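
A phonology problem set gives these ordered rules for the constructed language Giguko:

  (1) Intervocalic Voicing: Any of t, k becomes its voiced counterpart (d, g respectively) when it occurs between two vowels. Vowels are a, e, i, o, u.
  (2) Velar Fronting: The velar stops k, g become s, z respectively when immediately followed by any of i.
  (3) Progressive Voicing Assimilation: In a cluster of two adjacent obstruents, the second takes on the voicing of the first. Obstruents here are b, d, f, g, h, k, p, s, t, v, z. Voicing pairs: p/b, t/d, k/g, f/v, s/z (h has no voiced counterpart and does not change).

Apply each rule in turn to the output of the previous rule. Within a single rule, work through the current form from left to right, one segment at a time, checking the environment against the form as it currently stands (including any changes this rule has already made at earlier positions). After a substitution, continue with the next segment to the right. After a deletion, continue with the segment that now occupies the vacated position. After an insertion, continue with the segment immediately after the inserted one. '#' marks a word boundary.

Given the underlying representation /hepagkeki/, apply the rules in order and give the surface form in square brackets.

[hepaggezi]

(1) Intervocalic Voicing: [hepagkeki] → [hepagkegi]
(2) Velar Fronting: [hepagkegi] → [hepagkezi]
(3) Progressive Voicing Assimilation: [hepagkezi] → [hepaggezi]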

::::

## To do
In the entries above, find the line with "(2) Velar Fronting: The" and the line with "Apply each rule", then restate word for word both of them and every line between, with nothing more.

## Response area
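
  (2) Velar Fronting: The velar stops k, g become s, z respectively when immediately followed by any of i.
  (3) Progressive Voicing Assimilation: In a cluster of two adjacent obstruents, the second takes on the voicing of the first. Obstruents here are b, d, f, g, h, k, p, s, t, v, z. Voicing pairs: p/b, t/d, k/g, f/v, s/z (h has no voiced counterpart and does not change).

Apply each rule in turn to the output of the previous rule. Within a single rule, work through the current form from left to right, one segment at a time, checking the environment against the form as it currently stands (including any changes this rule has already made at earlier positions). After a substitution, continue with the next segment to the right. After a deletion, continue with the segment that now occupies the vacated position. After an insertion, continue with the segment immediately after the inserted one. '#' marks a word boundary.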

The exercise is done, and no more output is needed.